Material shown
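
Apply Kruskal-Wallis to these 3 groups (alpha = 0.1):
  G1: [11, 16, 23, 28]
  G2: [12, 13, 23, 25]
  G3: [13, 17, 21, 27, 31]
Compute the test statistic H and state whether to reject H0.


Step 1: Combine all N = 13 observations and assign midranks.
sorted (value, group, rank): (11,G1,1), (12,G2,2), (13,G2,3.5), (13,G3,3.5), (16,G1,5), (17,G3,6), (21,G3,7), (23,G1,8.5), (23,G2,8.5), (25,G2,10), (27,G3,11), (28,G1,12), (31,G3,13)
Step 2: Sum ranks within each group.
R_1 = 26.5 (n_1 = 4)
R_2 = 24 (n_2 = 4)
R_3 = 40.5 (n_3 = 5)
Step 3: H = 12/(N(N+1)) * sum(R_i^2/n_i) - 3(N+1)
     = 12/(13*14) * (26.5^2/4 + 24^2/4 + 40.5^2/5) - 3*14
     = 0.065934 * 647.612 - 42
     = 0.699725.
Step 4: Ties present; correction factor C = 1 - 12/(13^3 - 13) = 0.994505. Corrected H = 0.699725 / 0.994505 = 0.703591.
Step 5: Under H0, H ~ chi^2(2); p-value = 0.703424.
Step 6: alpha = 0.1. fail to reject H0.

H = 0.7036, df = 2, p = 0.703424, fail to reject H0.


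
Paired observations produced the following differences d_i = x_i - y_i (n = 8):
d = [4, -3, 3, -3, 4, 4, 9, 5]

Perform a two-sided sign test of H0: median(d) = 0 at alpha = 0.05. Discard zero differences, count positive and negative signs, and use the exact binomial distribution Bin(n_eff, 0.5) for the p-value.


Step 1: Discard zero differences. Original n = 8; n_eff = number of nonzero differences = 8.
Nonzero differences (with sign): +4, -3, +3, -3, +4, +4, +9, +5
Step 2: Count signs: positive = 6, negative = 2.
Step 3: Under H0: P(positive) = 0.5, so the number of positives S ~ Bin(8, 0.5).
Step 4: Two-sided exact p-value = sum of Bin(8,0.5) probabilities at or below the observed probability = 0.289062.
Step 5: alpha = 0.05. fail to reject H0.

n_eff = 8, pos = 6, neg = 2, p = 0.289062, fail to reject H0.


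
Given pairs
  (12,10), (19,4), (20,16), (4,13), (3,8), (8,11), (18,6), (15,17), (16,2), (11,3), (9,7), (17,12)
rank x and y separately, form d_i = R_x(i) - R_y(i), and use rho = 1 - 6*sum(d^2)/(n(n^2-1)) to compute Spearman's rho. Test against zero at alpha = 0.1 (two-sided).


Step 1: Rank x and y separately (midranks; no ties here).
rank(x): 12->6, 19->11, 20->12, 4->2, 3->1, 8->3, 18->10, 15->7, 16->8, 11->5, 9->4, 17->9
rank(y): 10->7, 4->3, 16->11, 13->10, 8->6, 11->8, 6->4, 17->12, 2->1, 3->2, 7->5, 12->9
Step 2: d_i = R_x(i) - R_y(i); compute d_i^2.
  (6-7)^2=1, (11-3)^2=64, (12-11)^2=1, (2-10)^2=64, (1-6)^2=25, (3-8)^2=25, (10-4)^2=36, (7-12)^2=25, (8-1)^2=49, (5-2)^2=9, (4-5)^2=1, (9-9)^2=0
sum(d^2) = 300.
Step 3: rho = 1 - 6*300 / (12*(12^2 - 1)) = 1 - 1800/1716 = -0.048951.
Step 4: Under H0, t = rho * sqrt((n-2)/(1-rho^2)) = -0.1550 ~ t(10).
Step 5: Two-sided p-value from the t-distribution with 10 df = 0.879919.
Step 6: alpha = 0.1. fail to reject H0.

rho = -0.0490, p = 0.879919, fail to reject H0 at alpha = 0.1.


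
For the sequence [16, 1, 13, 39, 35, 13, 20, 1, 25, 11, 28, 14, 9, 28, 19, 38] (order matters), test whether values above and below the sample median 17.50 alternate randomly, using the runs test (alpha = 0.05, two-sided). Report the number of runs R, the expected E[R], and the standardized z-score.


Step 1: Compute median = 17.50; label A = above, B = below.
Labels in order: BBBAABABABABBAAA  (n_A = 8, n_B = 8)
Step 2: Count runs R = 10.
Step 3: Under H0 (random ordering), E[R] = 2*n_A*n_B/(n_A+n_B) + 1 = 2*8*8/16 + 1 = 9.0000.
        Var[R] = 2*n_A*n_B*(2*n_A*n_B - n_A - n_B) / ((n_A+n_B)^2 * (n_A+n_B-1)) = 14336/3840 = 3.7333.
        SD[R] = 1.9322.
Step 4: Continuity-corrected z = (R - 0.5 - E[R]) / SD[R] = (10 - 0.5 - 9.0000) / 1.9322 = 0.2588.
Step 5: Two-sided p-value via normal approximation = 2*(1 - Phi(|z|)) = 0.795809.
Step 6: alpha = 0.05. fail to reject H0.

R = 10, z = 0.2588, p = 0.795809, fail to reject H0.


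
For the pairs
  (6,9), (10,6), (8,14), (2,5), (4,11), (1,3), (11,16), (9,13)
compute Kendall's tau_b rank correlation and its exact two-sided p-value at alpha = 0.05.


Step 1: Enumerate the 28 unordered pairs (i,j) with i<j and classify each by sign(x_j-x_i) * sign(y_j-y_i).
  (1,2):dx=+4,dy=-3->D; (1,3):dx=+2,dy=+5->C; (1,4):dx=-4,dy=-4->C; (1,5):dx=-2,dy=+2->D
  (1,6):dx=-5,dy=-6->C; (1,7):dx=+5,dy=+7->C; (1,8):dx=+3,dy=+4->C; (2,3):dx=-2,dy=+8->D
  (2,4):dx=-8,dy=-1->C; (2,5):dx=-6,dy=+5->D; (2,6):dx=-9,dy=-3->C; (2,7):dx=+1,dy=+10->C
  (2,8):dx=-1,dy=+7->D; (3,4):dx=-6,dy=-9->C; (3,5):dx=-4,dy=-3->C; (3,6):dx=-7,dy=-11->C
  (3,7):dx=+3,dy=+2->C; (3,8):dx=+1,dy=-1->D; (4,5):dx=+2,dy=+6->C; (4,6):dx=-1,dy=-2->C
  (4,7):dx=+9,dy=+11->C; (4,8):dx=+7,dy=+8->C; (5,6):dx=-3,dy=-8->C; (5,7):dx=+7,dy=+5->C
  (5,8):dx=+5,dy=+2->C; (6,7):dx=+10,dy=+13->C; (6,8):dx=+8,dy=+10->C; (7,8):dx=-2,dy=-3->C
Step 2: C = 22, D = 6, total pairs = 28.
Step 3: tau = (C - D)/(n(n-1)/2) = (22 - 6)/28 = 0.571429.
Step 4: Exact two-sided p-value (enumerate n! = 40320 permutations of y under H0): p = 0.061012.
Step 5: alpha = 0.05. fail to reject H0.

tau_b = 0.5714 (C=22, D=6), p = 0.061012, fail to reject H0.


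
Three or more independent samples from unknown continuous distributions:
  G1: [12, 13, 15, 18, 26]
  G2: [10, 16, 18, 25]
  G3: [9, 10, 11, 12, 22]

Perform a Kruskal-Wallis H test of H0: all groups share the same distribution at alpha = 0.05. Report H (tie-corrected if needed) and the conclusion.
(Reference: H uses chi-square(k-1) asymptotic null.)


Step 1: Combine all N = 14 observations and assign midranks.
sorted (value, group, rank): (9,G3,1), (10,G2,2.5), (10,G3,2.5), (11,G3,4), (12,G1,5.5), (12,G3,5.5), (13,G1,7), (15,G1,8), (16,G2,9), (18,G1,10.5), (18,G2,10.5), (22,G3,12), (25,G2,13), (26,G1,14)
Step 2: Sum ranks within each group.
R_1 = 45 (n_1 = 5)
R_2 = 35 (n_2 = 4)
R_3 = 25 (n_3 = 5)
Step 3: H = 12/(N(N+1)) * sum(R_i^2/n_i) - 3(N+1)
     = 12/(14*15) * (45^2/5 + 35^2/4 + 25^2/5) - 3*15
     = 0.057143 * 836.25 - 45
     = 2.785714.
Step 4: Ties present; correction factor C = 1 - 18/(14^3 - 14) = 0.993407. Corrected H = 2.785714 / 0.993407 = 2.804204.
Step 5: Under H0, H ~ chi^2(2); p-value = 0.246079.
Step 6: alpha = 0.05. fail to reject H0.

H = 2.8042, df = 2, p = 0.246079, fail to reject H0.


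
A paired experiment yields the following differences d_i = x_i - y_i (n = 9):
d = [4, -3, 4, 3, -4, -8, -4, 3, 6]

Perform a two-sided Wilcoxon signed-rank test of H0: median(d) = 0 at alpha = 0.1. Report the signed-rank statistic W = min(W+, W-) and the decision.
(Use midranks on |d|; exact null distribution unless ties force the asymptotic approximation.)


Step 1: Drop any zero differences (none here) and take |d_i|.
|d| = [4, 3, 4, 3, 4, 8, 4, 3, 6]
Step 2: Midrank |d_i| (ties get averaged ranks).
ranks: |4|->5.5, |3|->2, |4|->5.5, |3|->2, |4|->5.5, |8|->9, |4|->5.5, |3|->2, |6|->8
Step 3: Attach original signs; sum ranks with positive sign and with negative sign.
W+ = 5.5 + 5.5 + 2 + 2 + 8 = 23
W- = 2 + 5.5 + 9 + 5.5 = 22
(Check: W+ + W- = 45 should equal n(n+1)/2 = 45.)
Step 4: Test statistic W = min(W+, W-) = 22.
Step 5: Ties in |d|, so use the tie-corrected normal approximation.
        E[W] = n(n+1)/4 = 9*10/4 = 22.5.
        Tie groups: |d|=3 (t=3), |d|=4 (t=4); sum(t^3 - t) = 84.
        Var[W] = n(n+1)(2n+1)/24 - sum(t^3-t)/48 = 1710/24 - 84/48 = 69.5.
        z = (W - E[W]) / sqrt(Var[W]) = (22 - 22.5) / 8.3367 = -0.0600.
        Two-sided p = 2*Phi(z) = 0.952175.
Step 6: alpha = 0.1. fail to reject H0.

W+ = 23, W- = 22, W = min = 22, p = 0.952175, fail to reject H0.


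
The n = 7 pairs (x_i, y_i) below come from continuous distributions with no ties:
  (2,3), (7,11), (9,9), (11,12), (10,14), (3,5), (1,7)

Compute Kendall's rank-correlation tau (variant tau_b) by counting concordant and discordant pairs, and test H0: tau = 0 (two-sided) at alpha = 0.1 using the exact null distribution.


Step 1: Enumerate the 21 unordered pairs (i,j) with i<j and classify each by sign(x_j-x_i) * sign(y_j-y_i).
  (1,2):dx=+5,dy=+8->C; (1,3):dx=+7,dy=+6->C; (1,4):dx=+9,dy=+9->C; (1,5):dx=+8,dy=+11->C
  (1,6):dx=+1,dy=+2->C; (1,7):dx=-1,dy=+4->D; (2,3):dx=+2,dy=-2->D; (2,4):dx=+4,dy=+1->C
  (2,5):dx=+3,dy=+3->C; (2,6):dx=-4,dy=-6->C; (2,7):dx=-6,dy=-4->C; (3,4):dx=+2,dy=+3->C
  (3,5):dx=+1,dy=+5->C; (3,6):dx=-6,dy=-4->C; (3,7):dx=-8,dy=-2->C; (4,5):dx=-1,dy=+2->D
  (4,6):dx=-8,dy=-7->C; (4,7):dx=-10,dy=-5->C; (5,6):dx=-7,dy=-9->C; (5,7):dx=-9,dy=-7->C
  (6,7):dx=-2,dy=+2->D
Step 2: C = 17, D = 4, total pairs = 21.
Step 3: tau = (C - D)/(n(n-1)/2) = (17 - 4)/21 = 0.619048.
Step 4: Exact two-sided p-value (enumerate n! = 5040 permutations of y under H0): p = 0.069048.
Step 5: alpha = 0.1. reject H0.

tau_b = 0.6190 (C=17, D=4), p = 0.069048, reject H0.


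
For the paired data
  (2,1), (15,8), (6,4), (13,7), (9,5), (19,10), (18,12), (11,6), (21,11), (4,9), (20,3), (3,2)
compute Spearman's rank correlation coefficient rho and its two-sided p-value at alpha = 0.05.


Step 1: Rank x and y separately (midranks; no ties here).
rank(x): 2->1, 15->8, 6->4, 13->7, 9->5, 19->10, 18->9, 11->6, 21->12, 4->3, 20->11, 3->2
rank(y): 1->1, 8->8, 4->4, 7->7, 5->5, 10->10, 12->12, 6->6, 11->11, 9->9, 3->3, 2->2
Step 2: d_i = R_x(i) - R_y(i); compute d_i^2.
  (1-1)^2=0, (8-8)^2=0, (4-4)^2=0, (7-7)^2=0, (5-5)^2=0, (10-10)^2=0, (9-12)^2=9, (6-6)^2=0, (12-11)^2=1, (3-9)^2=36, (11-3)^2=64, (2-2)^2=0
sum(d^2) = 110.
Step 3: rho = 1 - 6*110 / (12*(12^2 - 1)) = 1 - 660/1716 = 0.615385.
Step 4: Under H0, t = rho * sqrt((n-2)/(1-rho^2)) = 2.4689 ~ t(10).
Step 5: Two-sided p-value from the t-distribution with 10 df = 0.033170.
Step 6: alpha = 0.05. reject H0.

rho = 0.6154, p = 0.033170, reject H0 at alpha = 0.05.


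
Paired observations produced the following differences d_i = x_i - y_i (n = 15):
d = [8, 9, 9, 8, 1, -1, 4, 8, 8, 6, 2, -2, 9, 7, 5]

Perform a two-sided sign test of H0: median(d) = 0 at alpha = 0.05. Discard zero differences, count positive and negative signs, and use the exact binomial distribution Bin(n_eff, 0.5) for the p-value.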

Exercise description
Beginning with the line holding "A paired experiment" and ending with the line holding "(2,3), (7,11), (9,9), (11,12), (10,14), (3,5), (1,7)", write out the stretch of material above exactly; add no further lines.

The completed task
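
A paired experiment yields the following differences d_i = x_i - y_i (n = 9):
d = [4, -3, 4, 3, -4, -8, -4, 3, 6]

Perform a two-sided Wilcoxon signed-rank test of H0: median(d) = 0 at alpha = 0.1. Report the signed-rank statistic W = min(W+, W-) and the decision.
(Use midranks on |d|; exact null distribution unless ties force the asymptotic approximation.)


Step 1: Drop any zero differences (none here) and take |d_i|.
|d| = [4, 3, 4, 3, 4, 8, 4, 3, 6]
Step 2: Midrank |d_i| (ties get averaged ranks).
ranks: |4|->5.5, |3|->2, |4|->5.5, |3|->2, |4|->5.5, |8|->9, |4|->5.5, |3|->2, |6|->8
Step 3: Attach original signs; sum ranks with positive sign and with negative sign.
W+ = 5.5 + 5.5 + 2 + 2 + 8 = 23
W- = 2 + 5.5 + 9 + 5.5 = 22
(Check: W+ + W- = 45 should equal n(n+1)/2 = 45.)
Step 4: Test statistic W = min(W+, W-) = 22.
Step 5: Ties in |d|, so use the tie-corrected normal approximation.
        E[W] = n(n+1)/4 = 9*10/4 = 22.5.
        Tie groups: |d|=3 (t=3), |d|=4 (t=4); sum(t^3 - t) = 84.
        Var[W] = n(n+1)(2n+1)/24 - sum(t^3-t)/48 = 1710/24 - 84/48 = 69.5.
        z = (W - E[W]) / sqrt(Var[W]) = (22 - 22.5) / 8.3367 = -0.0600.
        Two-sided p = 2*Phi(z) = 0.952175.
Step 6: alpha = 0.1. fail to reject H0.

W+ = 23, W- = 22, W = min = 22, p = 0.952175, fail to reject H0.


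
The n = 7 pairs (x_i, y_i) below come from continuous distributions with no ties:
  (2,3), (7,11), (9,9), (11,12), (10,14), (3,5), (1,7)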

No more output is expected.